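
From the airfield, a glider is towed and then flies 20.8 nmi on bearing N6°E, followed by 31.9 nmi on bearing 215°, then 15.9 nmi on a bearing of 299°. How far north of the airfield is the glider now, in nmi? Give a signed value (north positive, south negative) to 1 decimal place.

Leg 1 (N6°E, 20.8 nmi): east 20.8 sin 6° = 2.17, north 20.8 cos 6° = 20.69
Leg 2 (215°, 31.9 nmi): east 31.9 sin 215° = -18.30, north 31.9 cos 215° = -26.13
Leg 3 (299°, 15.9 nmi): east 15.9 sin 299° = -13.91, north 15.9 cos 299° = 7.71
Net north component: 2.26 nmi.

2.3 nmi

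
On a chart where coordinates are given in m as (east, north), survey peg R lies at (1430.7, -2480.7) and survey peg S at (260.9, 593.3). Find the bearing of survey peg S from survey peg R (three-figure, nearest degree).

Δeast = 260.9 − 1430.7 = -1169.80; Δnorth = 593.3 − -2480.7 = 3074.00.
Bearing = atan2(Δeast, Δnorth) mod 360° = 339.17° ≈ 339°.

339°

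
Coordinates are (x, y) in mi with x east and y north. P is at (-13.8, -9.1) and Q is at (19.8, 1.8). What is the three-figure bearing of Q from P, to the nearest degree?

Δeast = 19.8 − -13.8 = 33.60; Δnorth = 1.8 − -9.1 = 10.90.
Bearing = atan2(Δeast, Δnorth) mod 360° = 72.03° ≈ 072°.

072°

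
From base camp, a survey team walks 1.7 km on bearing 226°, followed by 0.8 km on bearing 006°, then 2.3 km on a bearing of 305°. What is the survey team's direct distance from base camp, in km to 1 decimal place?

Leg 1 (226°, 1.7 km): east 1.7 sin 226° = -1.22, north 1.7 cos 226° = -1.18
Leg 2 (006°, 0.8 km): east 0.8 sin 6° = 0.08, north 0.8 cos 6° = 0.80
Leg 3 (305°, 2.3 km): east 2.3 sin 305° = -1.88, north 2.3 cos 305° = 1.32
Net: -3.02 east, 0.93 north. Distance = √((-3.02)² + (0.93)²) = 3.164 km.

3.2 km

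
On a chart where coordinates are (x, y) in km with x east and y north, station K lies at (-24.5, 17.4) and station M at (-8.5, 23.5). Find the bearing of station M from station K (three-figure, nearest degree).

069°

Δeast = -8.5 − -24.5 = 16.00; Δnorth = 23.5 − 17.4 = 6.10.
Bearing = atan2(Δeast, Δnorth) mod 360° = 69.13° ≈ 069°.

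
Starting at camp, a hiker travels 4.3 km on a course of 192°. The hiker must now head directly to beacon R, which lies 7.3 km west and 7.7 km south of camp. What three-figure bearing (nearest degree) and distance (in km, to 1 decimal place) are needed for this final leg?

Leg 1 (192°, 4.3 km): east 4.3 sin 192° = -0.89, north 4.3 cos 192° = -4.21
Current position: (-0.89, -4.21). Target: (-7.3, -7.7). Remaining: Δeast = -6.41, Δnorth = -3.49.
Bearing = atan2(-6.41, -3.49) mod 360° = 241.39°; distance = √((-6.41)² + (-3.49)²) = 7.297 km.

241°, 7.3 km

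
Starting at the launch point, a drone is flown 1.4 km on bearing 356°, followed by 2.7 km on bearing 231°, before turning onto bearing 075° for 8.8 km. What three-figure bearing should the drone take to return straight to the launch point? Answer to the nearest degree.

Leg 1 (356°, 1.4 km): east 1.4 sin 356° = -0.10, north 1.4 cos 356° = 1.40
Leg 2 (231°, 2.7 km): east 2.7 sin 231° = -2.10, north 2.7 cos 231° = -1.70
Leg 3 (075°, 8.8 km): east 8.8 sin 75° = 8.50, north 8.8 cos 75° = 2.28
Net displacement: 6.30 east, 1.98 north. Direction back to start is (-6.30, -1.98): bearing = atan2(-6.30, -1.98) mod 360° = 252.60° ≈ 253°.

253°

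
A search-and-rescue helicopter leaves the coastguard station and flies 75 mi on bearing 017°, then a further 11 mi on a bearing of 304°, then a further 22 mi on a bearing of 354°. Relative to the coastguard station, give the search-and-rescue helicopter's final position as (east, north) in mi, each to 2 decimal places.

Leg 1 (017°, 75 mi): east 75 sin 17° = 21.93, north 75 cos 17° = 71.72
Leg 2 (304°, 11 mi): east 11 sin 304° = -9.12, north 11 cos 304° = 6.15
Leg 3 (354°, 22 mi): east 22 sin 354° = -2.30, north 22 cos 354° = 21.88
Summing: 10.51 mi east, 99.75 mi north → (10.51, 99.75).

(10.51, 99.75)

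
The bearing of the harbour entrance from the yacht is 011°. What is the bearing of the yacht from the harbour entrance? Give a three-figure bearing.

Back-bearing = 011° + 180° = 191°.

191°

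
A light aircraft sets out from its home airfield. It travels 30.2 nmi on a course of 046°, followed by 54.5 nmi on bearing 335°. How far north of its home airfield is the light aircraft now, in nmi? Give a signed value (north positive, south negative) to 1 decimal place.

Leg 1 (046°, 30.2 nmi): east 30.2 sin 46° = 21.72, north 30.2 cos 46° = 20.98
Leg 2 (335°, 54.5 nmi): east 54.5 sin 335° = -23.03, north 54.5 cos 335° = 49.39
Net north component: 70.37 nmi.

70.4 nmi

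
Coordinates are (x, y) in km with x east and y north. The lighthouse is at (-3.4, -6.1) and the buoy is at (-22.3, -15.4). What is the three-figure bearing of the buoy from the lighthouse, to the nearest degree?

Δeast = -22.3 − -3.4 = -18.90; Δnorth = -15.4 − -6.1 = -9.30.
Bearing = atan2(Δeast, Δnorth) mod 360° = 243.80° ≈ 244°.

244°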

[What to work on]
Return every line above exactly.

[Result of this exercise]
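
From the airfield, a glider is towed and then flies 20.8 nmi on bearing N6°E, followed by 31.9 nmi on bearing 215°, then 15.9 nmi on a bearing of 299°. How far north of the airfield is the glider now, in nmi? Give a signed value (north positive, south negative) to 1 decimal place.

Leg 1 (N6°E, 20.8 nmi): east 20.8 sin 6° = 2.17, north 20.8 cos 6° = 20.69
Leg 2 (215°, 31.9 nmi): east 31.9 sin 215° = -18.30, north 31.9 cos 215° = -26.13
Leg 3 (299°, 15.9 nmi): east 15.9 sin 299° = -13.91, north 15.9 cos 299° = 7.71
Net north component: 2.26 nmi.

2.3 nmi

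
On a chart where coordinates are given in m as (east, north), survey peg R lies at (1430.7, -2480.7) and survey peg S at (260.9, 593.3). Find the bearing of survey peg S from survey peg R (three-figure, nearest degree).

Δeast = 260.9 − 1430.7 = -1169.80; Δnorth = 593.3 − -2480.7 = 3074.00.
Bearing = atan2(Δeast, Δnorth) mod 360° = 339.17° ≈ 339°.

339°

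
Coordinates are (x, y) in mi with x east and y north. P is at (-13.8, -9.1) and Q is at (19.8, 1.8). What is the three-figure bearing of Q from P, to the nearest degree?

Δeast = 19.8 − -13.8 = 33.60; Δnorth = 1.8 − -9.1 = 10.90.
Bearing = atan2(Δeast, Δnorth) mod 360° = 72.03° ≈ 072°.

072°

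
From base camp, a survey team walks 1.7 km on bearing 226°, followed by 0.8 km on bearing 006°, then 2.3 km on a bearing of 305°. What is the survey team's direct distance from base camp, in km to 1 decimal place?

Leg 1 (226°, 1.7 km): east 1.7 sin 226° = -1.22, north 1.7 cos 226° = -1.18
Leg 2 (006°, 0.8 km): east 0.8 sin 6° = 0.08, north 0.8 cos 6° = 0.80
Leg 3 (305°, 2.3 km): east 2.3 sin 305° = -1.88, north 2.3 cos 305° = 1.32
Net: -3.02 east, 0.93 north. Distance = √((-3.02)² + (0.93)²) = 3.164 km.

3.2 km

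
On a chart where coordinates are (x, y) in km with x east and y north, station K lies at (-24.5, 17.4) and station M at (-8.5, 23.5). Find the bearing of station M from station K (three-figure, nearest degree).

069°

Δeast = -8.5 − -24.5 = 16.00; Δnorth = 23.5 − 17.4 = 6.10.
Bearing = atan2(Δeast, Δnorth) mod 360° = 69.13° ≈ 069°.

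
Starting at camp, a hiker travels 4.3 km on a course of 192°. The hiker must now head directly to beacon R, which lies 7.3 km west and 7.7 km south of camp. What three-figure bearing (nearest degree) and distance (in km, to 1 decimal place) are needed for this final leg?

Leg 1 (192°, 4.3 km): east 4.3 sin 192° = -0.89, north 4.3 cos 192° = -4.21
Current position: (-0.89, -4.21). Target: (-7.3, -7.7). Remaining: Δeast = -6.41, Δnorth = -3.49.
Bearing = atan2(-6.41, -3.49) mod 360° = 241.39°; distance = √((-6.41)² + (-3.49)²) = 7.297 km.

241°, 7.3 km

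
Starting at the launch point, a drone is flown 1.4 km on bearing 356°, followed by 2.7 km on bearing 231°, before turning onto bearing 075° for 8.8 km. What three-figure bearing should the drone take to return straight to the launch point? Answer to the nearest degree.

Leg 1 (356°, 1.4 km): east 1.4 sin 356° = -0.10, north 1.4 cos 356° = 1.40
Leg 2 (231°, 2.7 km): east 2.7 sin 231° = -2.10, north 2.7 cos 231° = -1.70
Leg 3 (075°, 8.8 km): east 8.8 sin 75° = 8.50, north 8.8 cos 75° = 2.28
Net displacement: 6.30 east, 1.98 north. Direction back to start is (-6.30, -1.98): bearing = atan2(-6.30, -1.98) mod 360° = 252.60° ≈ 253°.

253°

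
A search-and-rescue helicopter leaves the coastguard station and flies 75 mi on bearing 017°, then a further 11 mi on a bearing of 304°, then a further 22 mi on a bearing of 354°. Relative to the coastguard station, give the search-and-rescue helicopter's final position as (east, north) in mi, each to 2 decimal places.

Leg 1 (017°, 75 mi): east 75 sin 17° = 21.93, north 75 cos 17° = 71.72
Leg 2 (304°, 11 mi): east 11 sin 304° = -9.12, north 11 cos 304° = 6.15
Leg 3 (354°, 22 mi): east 22 sin 354° = -2.30, north 22 cos 354° = 21.88
Summing: 10.51 mi east, 99.75 mi north → (10.51, 99.75).

(10.51, 99.75)

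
The bearing of the harbour entrance from the yacht is 011°. What is the bearing of the yacht from the harbour entrance? Give a three-figure bearing.

Back-bearing = 011° + 180° = 191°.

191°

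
A light aircraft sets out from its home airfield. It travels 30.2 nmi on a course of 046°, followed by 54.5 nmi on bearing 335°. How far north of its home airfield is the light aircraft now, in nmi? Give a signed value (north positive, south negative) to 1 decimal place.

Leg 1 (046°, 30.2 nmi): east 30.2 sin 46° = 21.72, north 30.2 cos 46° = 20.98
Leg 2 (335°, 54.5 nmi): east 54.5 sin 335° = -23.03, north 54.5 cos 335° = 49.39
Net north component: 70.37 nmi.

70.4 nmi

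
Coordinates are (x, y) in km with x east and y north. The lighthouse is at (-3.4, -6.1) and the buoy is at (-22.3, -15.4). What is the three-figure bearing of the buoy from the lighthouse, to the nearest degree?

Δeast = -22.3 − -3.4 = -18.90; Δnorth = -15.4 − -6.1 = -9.30.
Bearing = atan2(Δeast, Δnorth) mod 360° = 243.80° ≈ 244°.

244°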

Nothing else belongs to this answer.